Restate, word for word, the lines from the opening line of the data through the line containing "15. add_link", both included, and nothing else.
*** Records supplied ***
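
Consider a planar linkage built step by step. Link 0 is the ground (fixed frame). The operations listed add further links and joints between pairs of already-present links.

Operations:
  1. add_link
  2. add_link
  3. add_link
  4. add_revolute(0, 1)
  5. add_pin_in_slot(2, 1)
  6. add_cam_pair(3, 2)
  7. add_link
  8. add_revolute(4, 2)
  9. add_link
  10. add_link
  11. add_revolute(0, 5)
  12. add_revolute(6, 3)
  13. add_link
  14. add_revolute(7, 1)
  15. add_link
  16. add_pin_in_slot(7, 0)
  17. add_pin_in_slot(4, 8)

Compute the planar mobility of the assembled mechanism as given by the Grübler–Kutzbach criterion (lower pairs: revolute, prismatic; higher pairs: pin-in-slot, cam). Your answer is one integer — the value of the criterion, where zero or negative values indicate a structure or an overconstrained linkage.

L=1 J1=0 J2=0
add link → L=2 J1=0 J2=0
add link → L=3 J1=0 J2=0
add link → L=4 J1=0 J2=0
R@0,1 dof=1 J1 → L=4 J1=1 J2=0
PS@2,1 dof=2 J2 → L=4 J1=1 J2=1
C@3,2 dof=2 J2 → L=4 J1=1 J2=2
add link → L=5 J1=1 J2=2
R@4,2 dof=1 J1 → L=5 J1=2 J2=2
add link → L=6 J1=2 J2=2
add link → L=7 J1=2 J2=2
R@0,5 dof=1 J1 → L=7 J1=3 J2=2
R@6,3 dof=1 J1 → L=7 J1=4 J2=2
add link → L=8 J1=4 J2=2
R@7,1 dof=1 J1 → L=8 J1=5 J2=2
add link → L=9 J1=5 J2=2
PS@7,0 dof=2 J2 → L=9 J1=5 J2=3
PS@4,8 dof=2 J2 → L=9 J1=5 J2=4
M=3(L−1)−2J1−J2=3·8−2·5−4=10

M = 10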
*** End of Records supplied ***
_Written response:_
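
Consider a planar linkage built step by step. Link 0 is the ground (fixed frame). The operations listed add further links and joints between pairs of already-present links.

Operations:
  1. add_link
  2. add_link
  3. add_link
  4. add_revolute(0, 1)
  5. add_pin_in_slot(2, 1)
  6. add_cam_pair(3, 2)
  7. add_link
  8. add_revolute(4, 2)
  9. add_link
  10. add_link
  11. add_revolute(0, 5)
  12. add_revolute(6, 3)
  13. add_link
  14. add_revolute(7, 1)
  15. add_link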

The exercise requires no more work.